EXERCISE PROMPT: The output is to match the entries below character for character.

DATA TO USE:
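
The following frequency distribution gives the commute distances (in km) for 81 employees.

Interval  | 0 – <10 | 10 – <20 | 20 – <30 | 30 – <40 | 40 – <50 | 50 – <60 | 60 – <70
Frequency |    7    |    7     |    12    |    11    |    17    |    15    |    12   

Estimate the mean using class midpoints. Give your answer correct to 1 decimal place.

39.4

Midpoints: 5, 15, 25, 35, 45, 55, 65
Σfm = 7×5 + 7×15 + 12×25 + 11×35 + 17×45 + 15×55 + 12×65 = 3195
n = Σf = 81
Mean = 3195 / 81 = 39.4444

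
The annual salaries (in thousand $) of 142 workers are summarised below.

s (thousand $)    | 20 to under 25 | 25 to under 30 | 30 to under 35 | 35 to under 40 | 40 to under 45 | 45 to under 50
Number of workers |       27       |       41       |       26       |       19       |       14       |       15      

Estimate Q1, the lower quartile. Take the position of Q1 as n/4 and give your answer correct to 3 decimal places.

26.037

Cumulative frequencies: 27, 68, 94, 113, 127, 142
n = 142; position = n/4 = 35.5.
This falls in the class 25 to under 30: L = 25, F = 27, f = 41, h = 5.
Lower quartile ≈ 25 + ((35.5 − 27) / 41) × 5 = 26.0366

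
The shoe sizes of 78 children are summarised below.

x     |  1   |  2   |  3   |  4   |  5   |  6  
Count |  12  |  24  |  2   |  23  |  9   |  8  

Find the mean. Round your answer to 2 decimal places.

3.22

Values: 1, 2, 3, 4, 5, 6
Σfx = 12×1 + 24×2 + 2×3 + 23×4 + 9×5 + 8×6 = 251
n = Σf = 78
Mean = 251 / 78 = 3.2179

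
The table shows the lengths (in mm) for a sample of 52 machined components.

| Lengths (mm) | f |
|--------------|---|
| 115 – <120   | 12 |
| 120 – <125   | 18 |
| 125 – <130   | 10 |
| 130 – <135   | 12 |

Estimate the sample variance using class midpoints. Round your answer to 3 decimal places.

29.751

Midpoints: 117.5, 122.5, 127.5, 132.5
n = 52, Σfm = 6480, mean = 124.6154
Σfm² = 809025
Σf(m − x̄)² = Σfm² − (Σfm)²/n = 809025 − 6480²/52 = 1517.3077
Sample variance = 1517.3077 / 51 = 29.7511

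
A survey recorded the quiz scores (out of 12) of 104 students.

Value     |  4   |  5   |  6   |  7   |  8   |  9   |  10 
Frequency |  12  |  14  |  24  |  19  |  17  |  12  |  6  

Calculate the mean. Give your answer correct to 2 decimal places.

6.72

Values: 4, 5, 6, 7, 8, 9, 10
Σfx = 12×4 + 14×5 + 24×6 + 19×7 + 17×8 + 12×9 + 6×10 = 699
n = Σf = 104
Mean = 699 / 104 = 6.7212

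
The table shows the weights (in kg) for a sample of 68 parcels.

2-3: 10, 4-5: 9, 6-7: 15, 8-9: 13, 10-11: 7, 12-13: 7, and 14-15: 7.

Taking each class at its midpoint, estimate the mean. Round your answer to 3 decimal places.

Midpoints: 2.5, 4.5, 6.5, 8.5, 10.5, 12.5, 14.5
Σfm = 10×2.5 + 9×4.5 + 15×6.5 + 13×8.5 + 7×10.5 + 7×12.5 + 7×14.5 = 536
n = Σf = 68
Mean = 536 / 68 = 7.8824

7.882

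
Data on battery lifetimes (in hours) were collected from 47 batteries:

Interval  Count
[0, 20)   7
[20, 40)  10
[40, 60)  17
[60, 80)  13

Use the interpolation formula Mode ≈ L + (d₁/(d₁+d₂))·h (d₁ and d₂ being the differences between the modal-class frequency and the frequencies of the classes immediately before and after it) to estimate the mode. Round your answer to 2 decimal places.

52.73

Modal class: [40, 60) (highest frequency 17).
d₁ = 17 − 10 = 7, d₂ = 17 − 13 = 4
Mode ≈ 40 + (7/(7+4)) × 20 = 40 + 12.7273 = 52.7273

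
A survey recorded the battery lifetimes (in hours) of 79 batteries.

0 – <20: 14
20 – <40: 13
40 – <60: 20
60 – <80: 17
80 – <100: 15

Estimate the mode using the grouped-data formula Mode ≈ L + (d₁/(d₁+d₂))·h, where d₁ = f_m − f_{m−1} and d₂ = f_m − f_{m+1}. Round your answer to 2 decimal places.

54.00

Modal class: 40 – <60 (highest frequency 20).
d₁ = 20 − 13 = 7, d₂ = 20 − 17 = 3
Mode ≈ 40 + (7/(7+3)) × 20 = 40 + 14.0000 = 54.0000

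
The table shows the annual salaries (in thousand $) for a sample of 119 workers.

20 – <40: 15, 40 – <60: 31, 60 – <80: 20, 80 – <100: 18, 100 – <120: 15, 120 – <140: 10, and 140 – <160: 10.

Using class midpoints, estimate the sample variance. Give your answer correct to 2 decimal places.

1327.79

Midpoints: 30, 50, 70, 90, 110, 130, 150
n = 119, Σfm = 9470, mean = 79.5798
Σfm² = 910300
Σf(m − x̄)² = Σfm² − (Σfm)²/n = 910300 − 9470²/119 = 156678.9916
Sample variance = 156678.9916 / 118 = 1327.7881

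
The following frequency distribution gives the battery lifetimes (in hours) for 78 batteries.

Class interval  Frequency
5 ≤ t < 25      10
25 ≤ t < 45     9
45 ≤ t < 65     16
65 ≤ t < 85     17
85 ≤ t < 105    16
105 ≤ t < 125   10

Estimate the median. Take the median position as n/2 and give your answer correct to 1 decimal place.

Cumulative frequencies: 10, 19, 35, 52, 68, 78
n = 78; position = n/2 = 39.
This falls in the class 65 ≤ t < 85: L = 65, F = 35, f = 17, h = 20.
Median ≈ 65 + ((39 − 35) / 17) × 20 = 69.7059

69.7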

WRITTEN RESPONSE:
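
The following frequency distribution gives the commute distances (in km) for 81 employees.

Interval  | 0 – <10 | 10 – <20 | 20 – <30 | 30 – <40 | 40 – <50 | 50 – <60 | 60 – <70
Frequency |    7    |    7     |    12    |    11    |    17    |    15    |    12   

Estimate the mean using class midpoints. Give your answer correct to 1 decimal place.

39.4

Midpoints: 5, 15, 25, 35, 45, 55, 65
Σfm = 7×5 + 7×15 + 12×25 + 11×35 + 17×45 + 15×55 + 12×65 = 3195
n = Σf = 81
Mean = 3195 / 81 = 39.4444

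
The annual salaries (in thousand $) of 142 workers are summarised below.

s (thousand $)    | 20 to under 25 | 25 to under 30 | 30 to under 35 | 35 to under 40 | 40 to under 45 | 45 to under 50
Number of workers |       27       |       41       |       26       |       19       |       14       |       15      

Estimate Q1, the lower quartile. Take the position of Q1 as n/4 and give your answer correct to 3 decimal places.

26.037

Cumulative frequencies: 27, 68, 94, 113, 127, 142
n = 142; position = n/4 = 35.5.
This falls in the class 25 to under 30: L = 25, F = 27, f = 41, h = 5.
Lower quartile ≈ 25 + ((35.5 − 27) / 41) × 5 = 26.0366

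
The shoe sizes of 78 children are summarised below.

x     |  1   |  2   |  3   |  4   |  5   |  6  
Count |  12  |  24  |  2   |  23  |  9   |  8  

Find the mean. Round your answer to 2 decimal places.

3.22

Values: 1, 2, 3, 4, 5, 6
Σfx = 12×1 + 24×2 + 2×3 + 23×4 + 9×5 + 8×6 = 251
n = Σf = 78
Mean = 251 / 78 = 3.2179

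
The table shows the lengths (in mm) for a sample of 52 machined components.

| Lengths (mm) | f |
|--------------|---|
| 115 – <120   | 12 |
| 120 – <125   | 18 |
| 125 – <130   | 10 |
| 130 – <135   | 12 |

Estimate the sample variance using class midpoints. Round your answer to 3 decimal places.

29.751

Midpoints: 117.5, 122.5, 127.5, 132.5
n = 52, Σfm = 6480, mean = 124.6154
Σfm² = 809025
Σf(m − x̄)² = Σfm² − (Σfm)²/n = 809025 − 6480²/52 = 1517.3077
Sample variance = 1517.3077 / 51 = 29.7511

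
A survey recorded the quiz scores (out of 12) of 104 students.

Value     |  4   |  5   |  6   |  7   |  8   |  9   |  10 
Frequency |  12  |  14  |  24  |  19  |  17  |  12  |  6  

Calculate the mean. Give your answer correct to 2 decimal places.

6.72

Values: 4, 5, 6, 7, 8, 9, 10
Σfx = 12×4 + 14×5 + 24×6 + 19×7 + 17×8 + 12×9 + 6×10 = 699
n = Σf = 104
Mean = 699 / 104 = 6.7212

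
The table shows the weights (in kg) for a sample of 68 parcels.

2-3: 10, 4-5: 9, 6-7: 15, 8-9: 13, 10-11: 7, 12-13: 7, and 14-15: 7.

Taking each class at its midpoint, estimate the mean. Round your answer to 3 decimal places.

Midpoints: 2.5, 4.5, 6.5, 8.5, 10.5, 12.5, 14.5
Σfm = 10×2.5 + 9×4.5 + 15×6.5 + 13×8.5 + 7×10.5 + 7×12.5 + 7×14.5 = 536
n = Σf = 68
Mean = 536 / 68 = 7.8824

7.882

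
Data on battery lifetimes (in hours) were collected from 47 batteries:

Interval  Count
[0, 20)   7
[20, 40)  10
[40, 60)  17
[60, 80)  13

Use the interpolation formula Mode ≈ L + (d₁/(d₁+d₂))·h (d₁ and d₂ being the differences between the modal-class frequency and the frequencies of the classes immediately before and after it) to estimate the mode. Round your answer to 2 decimal places.

52.73

Modal class: [40, 60) (highest frequency 17).
d₁ = 17 − 10 = 7, d₂ = 17 − 13 = 4
Mode ≈ 40 + (7/(7+4)) × 20 = 40 + 12.7273 = 52.7273

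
A survey recorded the battery lifetimes (in hours) of 79 batteries.

0 – <20: 14
20 – <40: 13
40 – <60: 20
60 – <80: 17
80 – <100: 15

Estimate the mode using the grouped-data formula Mode ≈ L + (d₁/(d₁+d₂))·h, where d₁ = f_m − f_{m−1} and d₂ = f_m − f_{m+1}. Round your answer to 2 decimal places.

54.00

Modal class: 40 – <60 (highest frequency 20).
d₁ = 20 − 13 = 7, d₂ = 20 − 17 = 3
Mode ≈ 40 + (7/(7+3)) × 20 = 40 + 14.0000 = 54.0000

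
The table shows the annual salaries (in thousand $) for a sample of 119 workers.

20 – <40: 15, 40 – <60: 31, 60 – <80: 20, 80 – <100: 18, 100 – <120: 15, 120 – <140: 10, and 140 – <160: 10.

Using class midpoints, estimate the sample variance. Give your answer correct to 2 decimal places.

1327.79

Midpoints: 30, 50, 70, 90, 110, 130, 150
n = 119, Σfm = 9470, mean = 79.5798
Σfm² = 910300
Σf(m − x̄)² = Σfm² − (Σfm)²/n = 910300 − 9470²/119 = 156678.9916
Sample variance = 156678.9916 / 118 = 1327.7881

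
The following frequency distribution gives the battery lifetimes (in hours) for 78 batteries.

Class interval  Frequency
5 ≤ t < 25      10
25 ≤ t < 45     9
45 ≤ t < 65     16
65 ≤ t < 85     17
85 ≤ t < 105    16
105 ≤ t < 125   10

Estimate the median. Take the median position as n/2 and give your answer correct to 1 decimal place.

Cumulative frequencies: 10, 19, 35, 52, 68, 78
n = 78; position = n/2 = 39.
This falls in the class 65 ≤ t < 85: L = 65, F = 35, f = 17, h = 20.
Median ≈ 65 + ((39 − 35) / 17) × 20 = 69.7059

69.7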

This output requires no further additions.